[Source records]
####################

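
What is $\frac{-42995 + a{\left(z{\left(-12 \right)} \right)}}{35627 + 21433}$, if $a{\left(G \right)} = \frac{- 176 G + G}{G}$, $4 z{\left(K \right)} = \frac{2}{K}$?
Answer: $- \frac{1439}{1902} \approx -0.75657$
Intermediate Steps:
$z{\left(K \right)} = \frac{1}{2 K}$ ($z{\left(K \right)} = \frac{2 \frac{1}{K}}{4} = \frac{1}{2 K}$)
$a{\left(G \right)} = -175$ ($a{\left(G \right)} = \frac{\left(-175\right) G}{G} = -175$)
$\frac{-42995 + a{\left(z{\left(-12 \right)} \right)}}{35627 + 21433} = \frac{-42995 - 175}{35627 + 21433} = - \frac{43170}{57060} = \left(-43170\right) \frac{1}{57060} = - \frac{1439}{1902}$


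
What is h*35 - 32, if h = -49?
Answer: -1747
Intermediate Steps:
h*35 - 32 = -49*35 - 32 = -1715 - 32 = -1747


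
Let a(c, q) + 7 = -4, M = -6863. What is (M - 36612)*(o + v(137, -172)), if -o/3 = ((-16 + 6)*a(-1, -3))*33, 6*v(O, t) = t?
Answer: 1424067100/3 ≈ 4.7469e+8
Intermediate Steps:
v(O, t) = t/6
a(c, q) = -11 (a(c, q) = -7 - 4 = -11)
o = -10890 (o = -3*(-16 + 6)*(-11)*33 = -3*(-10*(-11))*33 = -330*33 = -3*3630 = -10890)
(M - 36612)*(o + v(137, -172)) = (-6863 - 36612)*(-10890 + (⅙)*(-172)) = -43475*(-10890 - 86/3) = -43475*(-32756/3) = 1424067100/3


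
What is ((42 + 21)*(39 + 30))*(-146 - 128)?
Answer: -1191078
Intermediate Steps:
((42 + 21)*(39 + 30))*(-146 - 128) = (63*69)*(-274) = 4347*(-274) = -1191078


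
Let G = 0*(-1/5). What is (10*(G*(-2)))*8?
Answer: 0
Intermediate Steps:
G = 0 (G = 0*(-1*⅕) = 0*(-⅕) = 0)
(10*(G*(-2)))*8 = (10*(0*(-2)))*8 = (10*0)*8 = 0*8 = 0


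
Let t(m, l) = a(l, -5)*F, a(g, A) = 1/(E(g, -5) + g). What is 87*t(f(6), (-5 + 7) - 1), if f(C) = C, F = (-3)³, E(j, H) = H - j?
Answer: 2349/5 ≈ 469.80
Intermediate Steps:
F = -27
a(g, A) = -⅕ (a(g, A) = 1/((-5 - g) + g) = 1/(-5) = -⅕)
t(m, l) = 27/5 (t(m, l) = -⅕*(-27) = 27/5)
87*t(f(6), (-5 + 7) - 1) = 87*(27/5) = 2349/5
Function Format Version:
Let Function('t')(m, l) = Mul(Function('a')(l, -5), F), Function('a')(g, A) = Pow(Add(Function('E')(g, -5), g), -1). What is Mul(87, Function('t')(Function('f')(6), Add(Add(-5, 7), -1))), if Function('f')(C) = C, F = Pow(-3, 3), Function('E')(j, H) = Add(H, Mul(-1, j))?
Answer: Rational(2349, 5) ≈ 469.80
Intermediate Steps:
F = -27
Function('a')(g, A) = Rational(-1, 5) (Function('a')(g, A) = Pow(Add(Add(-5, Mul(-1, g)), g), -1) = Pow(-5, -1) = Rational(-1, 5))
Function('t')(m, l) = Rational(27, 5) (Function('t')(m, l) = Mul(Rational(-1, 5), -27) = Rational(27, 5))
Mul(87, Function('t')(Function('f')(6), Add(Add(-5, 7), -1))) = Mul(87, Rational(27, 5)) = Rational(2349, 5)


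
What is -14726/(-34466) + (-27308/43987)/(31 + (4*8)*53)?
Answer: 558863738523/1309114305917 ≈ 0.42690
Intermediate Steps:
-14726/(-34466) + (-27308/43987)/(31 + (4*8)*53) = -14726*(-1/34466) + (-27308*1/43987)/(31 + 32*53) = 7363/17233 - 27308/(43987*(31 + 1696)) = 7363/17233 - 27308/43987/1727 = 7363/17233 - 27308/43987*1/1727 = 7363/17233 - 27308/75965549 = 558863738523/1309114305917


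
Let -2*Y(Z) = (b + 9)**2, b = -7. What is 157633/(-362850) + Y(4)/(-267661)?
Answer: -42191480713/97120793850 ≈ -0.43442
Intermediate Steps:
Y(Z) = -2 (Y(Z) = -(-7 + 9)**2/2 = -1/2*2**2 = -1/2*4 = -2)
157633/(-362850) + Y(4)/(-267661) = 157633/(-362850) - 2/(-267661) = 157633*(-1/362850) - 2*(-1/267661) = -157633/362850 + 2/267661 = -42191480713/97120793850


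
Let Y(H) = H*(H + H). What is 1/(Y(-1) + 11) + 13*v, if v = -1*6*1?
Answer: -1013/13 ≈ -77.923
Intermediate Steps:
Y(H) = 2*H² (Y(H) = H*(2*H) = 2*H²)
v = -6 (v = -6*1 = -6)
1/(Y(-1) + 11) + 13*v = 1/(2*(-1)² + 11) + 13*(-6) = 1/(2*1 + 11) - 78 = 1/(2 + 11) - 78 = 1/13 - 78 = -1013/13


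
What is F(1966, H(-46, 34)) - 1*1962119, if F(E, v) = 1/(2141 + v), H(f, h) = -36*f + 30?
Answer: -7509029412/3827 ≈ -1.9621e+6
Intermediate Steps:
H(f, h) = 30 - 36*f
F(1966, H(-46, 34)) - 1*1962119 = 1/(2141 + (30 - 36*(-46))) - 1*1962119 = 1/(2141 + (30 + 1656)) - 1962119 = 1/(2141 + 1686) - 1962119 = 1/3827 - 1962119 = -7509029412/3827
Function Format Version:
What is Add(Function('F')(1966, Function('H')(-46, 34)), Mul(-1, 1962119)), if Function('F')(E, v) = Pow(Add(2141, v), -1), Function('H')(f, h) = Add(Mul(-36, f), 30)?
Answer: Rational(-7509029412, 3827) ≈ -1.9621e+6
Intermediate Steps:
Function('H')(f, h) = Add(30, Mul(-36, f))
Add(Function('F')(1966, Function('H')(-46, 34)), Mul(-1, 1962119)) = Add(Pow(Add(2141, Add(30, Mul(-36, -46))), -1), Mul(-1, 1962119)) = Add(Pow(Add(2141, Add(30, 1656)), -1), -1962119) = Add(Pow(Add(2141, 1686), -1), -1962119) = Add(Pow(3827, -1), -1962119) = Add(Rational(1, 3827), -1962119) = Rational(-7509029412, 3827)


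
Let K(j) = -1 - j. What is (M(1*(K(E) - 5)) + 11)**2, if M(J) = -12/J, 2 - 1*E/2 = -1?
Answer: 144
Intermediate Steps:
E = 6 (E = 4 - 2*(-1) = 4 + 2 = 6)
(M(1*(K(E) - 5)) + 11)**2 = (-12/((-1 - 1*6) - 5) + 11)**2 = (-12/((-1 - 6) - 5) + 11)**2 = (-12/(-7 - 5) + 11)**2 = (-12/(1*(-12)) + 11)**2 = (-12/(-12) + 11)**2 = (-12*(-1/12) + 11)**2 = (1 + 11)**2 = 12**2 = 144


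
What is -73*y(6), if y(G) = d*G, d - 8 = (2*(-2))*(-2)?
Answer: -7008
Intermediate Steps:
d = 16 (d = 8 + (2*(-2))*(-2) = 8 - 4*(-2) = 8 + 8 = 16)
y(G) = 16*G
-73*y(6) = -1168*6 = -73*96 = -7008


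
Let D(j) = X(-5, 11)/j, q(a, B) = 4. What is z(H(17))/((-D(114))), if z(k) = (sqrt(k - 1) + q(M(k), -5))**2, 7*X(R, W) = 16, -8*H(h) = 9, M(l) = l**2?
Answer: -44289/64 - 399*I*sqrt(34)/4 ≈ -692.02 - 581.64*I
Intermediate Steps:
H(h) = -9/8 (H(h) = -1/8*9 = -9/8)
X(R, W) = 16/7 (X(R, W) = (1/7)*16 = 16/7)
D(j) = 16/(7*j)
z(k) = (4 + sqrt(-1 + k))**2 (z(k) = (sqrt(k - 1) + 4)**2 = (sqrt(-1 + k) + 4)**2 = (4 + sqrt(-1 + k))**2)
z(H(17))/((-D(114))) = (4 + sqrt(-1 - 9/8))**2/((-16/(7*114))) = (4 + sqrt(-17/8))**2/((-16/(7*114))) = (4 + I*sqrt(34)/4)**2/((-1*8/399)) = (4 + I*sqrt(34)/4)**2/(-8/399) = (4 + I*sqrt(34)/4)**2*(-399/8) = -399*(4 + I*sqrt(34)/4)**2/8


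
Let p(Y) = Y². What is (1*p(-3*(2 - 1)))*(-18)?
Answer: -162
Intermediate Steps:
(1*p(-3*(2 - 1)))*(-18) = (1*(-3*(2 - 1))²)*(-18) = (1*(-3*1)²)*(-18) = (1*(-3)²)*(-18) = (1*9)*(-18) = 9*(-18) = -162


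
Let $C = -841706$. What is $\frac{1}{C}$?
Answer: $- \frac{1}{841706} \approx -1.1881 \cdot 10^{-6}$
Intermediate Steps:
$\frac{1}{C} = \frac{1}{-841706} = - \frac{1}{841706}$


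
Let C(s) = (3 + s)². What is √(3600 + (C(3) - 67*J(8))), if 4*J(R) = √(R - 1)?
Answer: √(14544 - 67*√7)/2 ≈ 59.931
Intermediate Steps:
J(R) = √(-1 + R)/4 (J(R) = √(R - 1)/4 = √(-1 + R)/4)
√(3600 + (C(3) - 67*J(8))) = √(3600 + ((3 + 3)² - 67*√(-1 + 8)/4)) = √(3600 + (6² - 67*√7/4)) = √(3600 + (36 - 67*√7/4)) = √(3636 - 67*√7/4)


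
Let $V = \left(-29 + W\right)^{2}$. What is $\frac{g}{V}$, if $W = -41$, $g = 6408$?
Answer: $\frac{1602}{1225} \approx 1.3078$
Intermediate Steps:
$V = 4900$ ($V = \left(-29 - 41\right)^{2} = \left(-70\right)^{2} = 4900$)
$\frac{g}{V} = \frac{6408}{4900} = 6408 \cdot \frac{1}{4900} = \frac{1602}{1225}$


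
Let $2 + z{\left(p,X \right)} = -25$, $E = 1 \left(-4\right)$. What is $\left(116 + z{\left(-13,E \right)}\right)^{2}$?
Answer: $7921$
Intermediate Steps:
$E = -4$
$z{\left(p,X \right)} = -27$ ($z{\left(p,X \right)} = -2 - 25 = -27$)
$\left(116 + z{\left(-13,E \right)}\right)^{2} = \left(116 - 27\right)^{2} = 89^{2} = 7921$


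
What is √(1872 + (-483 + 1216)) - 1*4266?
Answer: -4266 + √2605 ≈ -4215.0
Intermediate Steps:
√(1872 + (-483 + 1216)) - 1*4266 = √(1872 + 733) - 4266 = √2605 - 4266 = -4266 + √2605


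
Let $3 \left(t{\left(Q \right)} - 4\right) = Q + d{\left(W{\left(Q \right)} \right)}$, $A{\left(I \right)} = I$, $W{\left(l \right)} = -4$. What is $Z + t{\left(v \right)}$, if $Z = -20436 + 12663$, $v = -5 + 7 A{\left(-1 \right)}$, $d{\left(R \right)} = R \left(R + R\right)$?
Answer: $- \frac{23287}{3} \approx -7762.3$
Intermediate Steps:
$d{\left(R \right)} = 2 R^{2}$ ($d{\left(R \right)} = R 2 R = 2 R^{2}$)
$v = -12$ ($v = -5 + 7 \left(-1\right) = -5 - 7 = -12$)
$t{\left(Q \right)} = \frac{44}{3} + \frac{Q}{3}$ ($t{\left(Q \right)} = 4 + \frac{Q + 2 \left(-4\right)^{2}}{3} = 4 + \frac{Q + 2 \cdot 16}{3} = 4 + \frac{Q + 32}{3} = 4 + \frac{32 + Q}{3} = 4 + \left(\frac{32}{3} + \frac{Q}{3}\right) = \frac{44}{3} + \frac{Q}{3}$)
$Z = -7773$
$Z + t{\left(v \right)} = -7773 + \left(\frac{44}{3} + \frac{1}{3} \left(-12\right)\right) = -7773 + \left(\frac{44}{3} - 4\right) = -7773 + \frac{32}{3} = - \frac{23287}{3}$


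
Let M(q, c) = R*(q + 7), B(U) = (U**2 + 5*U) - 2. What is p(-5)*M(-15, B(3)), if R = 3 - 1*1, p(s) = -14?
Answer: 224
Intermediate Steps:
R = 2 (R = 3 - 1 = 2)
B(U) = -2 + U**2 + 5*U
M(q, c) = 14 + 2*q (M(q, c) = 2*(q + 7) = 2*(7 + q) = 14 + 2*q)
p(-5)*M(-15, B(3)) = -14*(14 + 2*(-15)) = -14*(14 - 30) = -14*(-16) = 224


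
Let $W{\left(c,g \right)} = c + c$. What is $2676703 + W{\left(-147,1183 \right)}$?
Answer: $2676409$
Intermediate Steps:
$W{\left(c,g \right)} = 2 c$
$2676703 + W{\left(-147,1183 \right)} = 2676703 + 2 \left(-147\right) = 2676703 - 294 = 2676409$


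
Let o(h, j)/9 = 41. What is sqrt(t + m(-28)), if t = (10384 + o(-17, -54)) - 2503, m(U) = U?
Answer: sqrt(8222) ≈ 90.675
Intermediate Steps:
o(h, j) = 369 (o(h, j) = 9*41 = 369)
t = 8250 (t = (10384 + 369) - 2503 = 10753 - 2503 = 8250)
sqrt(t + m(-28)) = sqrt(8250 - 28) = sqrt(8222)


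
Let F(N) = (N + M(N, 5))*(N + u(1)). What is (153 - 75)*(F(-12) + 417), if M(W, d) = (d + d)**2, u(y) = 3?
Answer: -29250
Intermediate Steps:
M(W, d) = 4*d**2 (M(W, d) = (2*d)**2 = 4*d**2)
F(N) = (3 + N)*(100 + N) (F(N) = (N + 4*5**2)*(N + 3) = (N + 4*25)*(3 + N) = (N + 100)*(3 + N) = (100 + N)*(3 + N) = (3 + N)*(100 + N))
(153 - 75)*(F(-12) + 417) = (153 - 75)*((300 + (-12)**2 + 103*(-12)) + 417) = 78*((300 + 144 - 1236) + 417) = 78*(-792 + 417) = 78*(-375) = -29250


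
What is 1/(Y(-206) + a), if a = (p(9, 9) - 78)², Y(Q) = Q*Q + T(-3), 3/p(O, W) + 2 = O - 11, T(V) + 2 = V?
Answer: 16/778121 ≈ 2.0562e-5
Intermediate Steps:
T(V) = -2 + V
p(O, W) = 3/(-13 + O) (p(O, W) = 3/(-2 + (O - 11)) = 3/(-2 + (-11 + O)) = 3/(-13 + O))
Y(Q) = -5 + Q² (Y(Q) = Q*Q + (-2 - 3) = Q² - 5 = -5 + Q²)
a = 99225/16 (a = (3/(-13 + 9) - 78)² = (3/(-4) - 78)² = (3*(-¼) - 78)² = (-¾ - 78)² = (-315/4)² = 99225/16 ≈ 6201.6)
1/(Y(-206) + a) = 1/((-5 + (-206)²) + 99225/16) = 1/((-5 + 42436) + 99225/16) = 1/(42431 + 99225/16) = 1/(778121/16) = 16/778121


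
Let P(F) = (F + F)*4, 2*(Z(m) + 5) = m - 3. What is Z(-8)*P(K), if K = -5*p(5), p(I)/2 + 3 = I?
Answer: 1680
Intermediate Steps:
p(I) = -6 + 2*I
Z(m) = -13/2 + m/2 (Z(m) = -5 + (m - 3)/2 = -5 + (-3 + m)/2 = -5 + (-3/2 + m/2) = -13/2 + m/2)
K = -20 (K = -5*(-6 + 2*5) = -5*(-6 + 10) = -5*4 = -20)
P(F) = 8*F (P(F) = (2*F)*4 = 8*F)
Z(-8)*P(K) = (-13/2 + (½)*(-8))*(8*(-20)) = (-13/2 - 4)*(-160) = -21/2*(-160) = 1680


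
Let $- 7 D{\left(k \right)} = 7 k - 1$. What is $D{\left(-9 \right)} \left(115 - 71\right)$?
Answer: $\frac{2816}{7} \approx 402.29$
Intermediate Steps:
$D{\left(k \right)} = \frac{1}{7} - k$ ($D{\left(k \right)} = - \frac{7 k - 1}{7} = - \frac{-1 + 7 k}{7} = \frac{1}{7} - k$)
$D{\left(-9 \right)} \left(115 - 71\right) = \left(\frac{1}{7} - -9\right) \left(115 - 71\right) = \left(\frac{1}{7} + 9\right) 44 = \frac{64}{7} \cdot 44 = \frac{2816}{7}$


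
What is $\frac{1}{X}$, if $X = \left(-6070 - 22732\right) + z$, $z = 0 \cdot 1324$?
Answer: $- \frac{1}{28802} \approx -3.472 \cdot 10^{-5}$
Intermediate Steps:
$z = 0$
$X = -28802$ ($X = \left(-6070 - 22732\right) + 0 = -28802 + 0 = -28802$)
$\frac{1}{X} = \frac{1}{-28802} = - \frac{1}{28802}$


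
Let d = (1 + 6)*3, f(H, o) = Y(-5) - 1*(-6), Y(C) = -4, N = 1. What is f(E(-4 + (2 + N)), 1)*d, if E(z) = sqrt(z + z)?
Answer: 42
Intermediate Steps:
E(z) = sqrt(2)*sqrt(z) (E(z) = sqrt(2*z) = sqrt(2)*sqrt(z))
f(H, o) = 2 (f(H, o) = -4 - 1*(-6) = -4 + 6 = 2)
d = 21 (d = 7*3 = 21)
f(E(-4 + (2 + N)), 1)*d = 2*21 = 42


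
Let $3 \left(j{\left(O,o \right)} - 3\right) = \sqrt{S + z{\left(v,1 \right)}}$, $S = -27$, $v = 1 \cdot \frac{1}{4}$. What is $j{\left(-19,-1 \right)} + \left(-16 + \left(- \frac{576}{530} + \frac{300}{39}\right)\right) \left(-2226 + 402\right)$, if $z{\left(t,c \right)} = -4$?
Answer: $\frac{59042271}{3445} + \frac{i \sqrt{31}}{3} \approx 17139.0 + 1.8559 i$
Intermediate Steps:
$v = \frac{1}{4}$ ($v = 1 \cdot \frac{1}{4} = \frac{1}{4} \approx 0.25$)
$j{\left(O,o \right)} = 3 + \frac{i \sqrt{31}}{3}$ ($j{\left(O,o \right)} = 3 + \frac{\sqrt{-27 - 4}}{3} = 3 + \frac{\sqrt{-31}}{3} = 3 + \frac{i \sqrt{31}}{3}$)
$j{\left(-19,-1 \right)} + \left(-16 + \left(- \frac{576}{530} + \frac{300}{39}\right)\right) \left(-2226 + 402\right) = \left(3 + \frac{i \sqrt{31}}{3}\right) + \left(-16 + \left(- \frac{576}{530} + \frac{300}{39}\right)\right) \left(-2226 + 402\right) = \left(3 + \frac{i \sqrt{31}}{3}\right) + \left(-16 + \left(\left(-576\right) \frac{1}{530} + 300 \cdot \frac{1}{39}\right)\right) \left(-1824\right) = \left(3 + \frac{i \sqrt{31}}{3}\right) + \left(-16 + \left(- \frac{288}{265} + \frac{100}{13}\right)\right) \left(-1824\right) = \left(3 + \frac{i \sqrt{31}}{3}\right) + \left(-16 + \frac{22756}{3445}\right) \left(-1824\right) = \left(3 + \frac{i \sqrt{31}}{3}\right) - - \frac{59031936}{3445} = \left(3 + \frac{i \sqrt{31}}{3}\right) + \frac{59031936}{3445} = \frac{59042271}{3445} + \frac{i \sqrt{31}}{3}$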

####################

## PROBLEM REQUIREMENTS
Give back, word for word, only the lines above from the line holding "Answer: Rational(-7509029412, 3827)" to the line holding "Answer: 144", both included.

## SOLUTION
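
Answer: Rational(-7509029412, 3827) ≈ -1.9621e+6
Intermediate Steps:
Function('H')(f, h) = Add(30, Mul(-36, f))
Add(Function('F')(1966, Function('H')(-46, 34)), Mul(-1, 1962119)) = Add(Pow(Add(2141, Add(30, Mul(-36, -46))), -1), Mul(-1, 1962119)) = Add(Pow(Add(2141, Add(30, 1656)), -1), -1962119) = Add(Pow(Add(2141, 1686), -1), -1962119) = Add(Pow(3827, -1), -1962119) = Add(Rational(1, 3827), -1962119) = Rational(-7509029412, 3827)


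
Let K(j) = -1 - j. What is (M(1*(K(E) - 5)) + 11)**2, if M(J) = -12/J, 2 - 1*E/2 = -1?
Answer: 144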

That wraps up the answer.